→ **To do**:
Return exactly those lines of the material below that fall between the line holding "Let M = 43." and the line holding "Answer: 2724/5 ≈ 544.80", inclusive.

[[ Data to process, beginning ]]

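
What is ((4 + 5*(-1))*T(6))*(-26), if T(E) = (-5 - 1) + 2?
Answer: -104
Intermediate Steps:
T(E) = -4 (T(E) = -6 + 2 = -4)
((4 + 5*(-1))*T(6))*(-26) = ((4 + 5*(-1))*(-4))*(-26) = ((4 - 5)*(-4))*(-26) = -1*(-4)*(-26) = 4*(-26) = -104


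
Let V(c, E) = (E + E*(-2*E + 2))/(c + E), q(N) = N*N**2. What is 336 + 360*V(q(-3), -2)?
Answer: 14784/29 ≈ 509.79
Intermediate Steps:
q(N) = N**3
V(c, E) = (E + E*(2 - 2*E))/(E + c)
336 + 360*V(q(-3), -2) = 336 + 360*(-2*(3 - 2*(-2))/(-2 + (-3)**3)) = 336 + 360*(-2*(3 + 4)/(-2 - 27)) = 336 + 360*(-2*7/(-29)) = 336 + 360*(-2*(-1/29)*7) = 336 + 360*(14/29) = 336 + 5040/29 = 14784/29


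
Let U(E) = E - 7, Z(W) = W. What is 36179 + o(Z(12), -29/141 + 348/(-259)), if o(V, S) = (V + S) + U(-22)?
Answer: 1320543499/36519 ≈ 36160.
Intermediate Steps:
U(E) = -7 + E
o(V, S) = -29 + S + V (o(V, S) = (V + S) + (-7 - 22) = (S + V) - 29 = -29 + S + V)
36179 + o(Z(12), -29/141 + 348/(-259)) = 36179 + (-29 + (-29/141 + 348/(-259)) + 12) = 36179 + (-29 + (-29*1/141 + 348*(-1/259)) + 12) = 36179 + (-29 + (-29/141 - 348/259) + 12) = 36179 + (-29 - 56579/36519 + 12) = 36179 - 677402/36519 = 1320543499/36519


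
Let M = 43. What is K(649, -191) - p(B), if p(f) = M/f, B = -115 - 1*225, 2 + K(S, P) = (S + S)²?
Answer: 572832723/340 ≈ 1.6848e+6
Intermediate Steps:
K(S, P) = -2 + 4*S² (K(S, P) = -2 + (S + S)² = -2 + (2*S)² = -2 + 4*S²)
B = -340 (B = -115 - 225 = -340)
p(f) = 43/f
K(649, -191) - p(B) = (-2 + 4*649²) - 43/(-340) = (-2 + 4*421201) - 43*(-1)/340 = (-2 + 1684804) - 1*(-43/340) = 1684802 + 43/340 = 572832723/340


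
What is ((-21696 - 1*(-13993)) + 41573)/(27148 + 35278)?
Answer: 16935/31213 ≈ 0.54256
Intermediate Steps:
((-21696 - 1*(-13993)) + 41573)/(27148 + 35278) = ((-21696 + 13993) + 41573)/62426 = (-7703 + 41573)*(1/62426) = 33870*(1/62426) = 16935/31213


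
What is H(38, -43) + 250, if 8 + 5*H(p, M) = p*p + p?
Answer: 2724/5 ≈ 544.80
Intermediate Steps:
H(p, M) = -8/5 + p/5 + p²/5 (H(p, M) = -8/5 + (p*p + p)/5 = -8/5 + (p² + p)/5 = -8/5 + (p + p²)/5 = -8/5 + (p/5 + p²/5) = -8/5 + p/5 + p²/5)
H(38, -43) + 250 = (-8/5 + (⅕)*38 + (⅕)*38²) + 250 = (-8/5 + 38/5 + (⅕)*1444) + 250 = (-8/5 + 38/5 + 1444/5) + 250 = 1474/5 + 250 = 2724/5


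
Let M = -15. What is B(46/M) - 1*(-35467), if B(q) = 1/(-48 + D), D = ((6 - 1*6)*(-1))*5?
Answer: 1702415/48 ≈ 35467.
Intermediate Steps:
D = 0 (D = ((6 - 6)*(-1))*5 = (0*(-1))*5 = 0*5 = 0)
B(q) = -1/48 (B(q) = 1/(-48 + 0) = 1/(-48) = -1/48)
B(46/M) - 1*(-35467) = -1/48 - 1*(-35467) = -1/48 + 35467 = 1702415/48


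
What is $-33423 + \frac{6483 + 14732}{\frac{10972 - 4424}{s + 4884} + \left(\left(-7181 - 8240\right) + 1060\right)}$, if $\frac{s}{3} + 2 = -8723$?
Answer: $- \frac{10220088726942}{305766599} \approx -33425.0$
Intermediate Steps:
$s = -26175$ ($s = -6 + 3 \left(-8723\right) = -6 - 26169 = -26175$)
$-33423 + \frac{6483 + 14732}{\frac{10972 - 4424}{s + 4884} + \left(\left(-7181 - 8240\right) + 1060\right)} = -33423 + \frac{6483 + 14732}{\frac{10972 - 4424}{-26175 + 4884} + \left(\left(-7181 - 8240\right) + 1060\right)} = -33423 + \frac{21215}{\frac{6548}{-21291} + \left(-15421 + 1060\right)} = -33423 + \frac{21215}{6548 \left(- \frac{1}{21291}\right) - 14361} = -33423 + \frac{21215}{- \frac{6548}{21291} - 14361} = -33423 + \frac{21215}{- \frac{305766599}{21291}} = -33423 + 21215 \left(- \frac{21291}{305766599}\right) = -33423 - \frac{451688565}{305766599} = - \frac{10220088726942}{305766599}$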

[[ Data to process, end ]]

→ **Task solution**:
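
Let M = 43. What is K(649, -191) - p(B), if p(f) = M/f, B = -115 - 1*225, 2 + K(S, P) = (S + S)²?
Answer: 572832723/340 ≈ 1.6848e+6
Intermediate Steps:
K(S, P) = -2 + 4*S² (K(S, P) = -2 + (S + S)² = -2 + (2*S)² = -2 + 4*S²)
B = -340 (B = -115 - 225 = -340)
p(f) = 43/f
K(649, -191) - p(B) = (-2 + 4*649²) - 43/(-340) = (-2 + 4*421201) - 43*(-1)/340 = (-2 + 1684804) - 1*(-43/340) = 1684802 + 43/340 = 572832723/340


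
What is ((-21696 - 1*(-13993)) + 41573)/(27148 + 35278)?
Answer: 16935/31213 ≈ 0.54256
Intermediate Steps:
((-21696 - 1*(-13993)) + 41573)/(27148 + 35278) = ((-21696 + 13993) + 41573)/62426 = (-7703 + 41573)*(1/62426) = 33870*(1/62426) = 16935/31213


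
What is H(38, -43) + 250, if 8 + 5*H(p, M) = p*p + p?
Answer: 2724/5 ≈ 544.80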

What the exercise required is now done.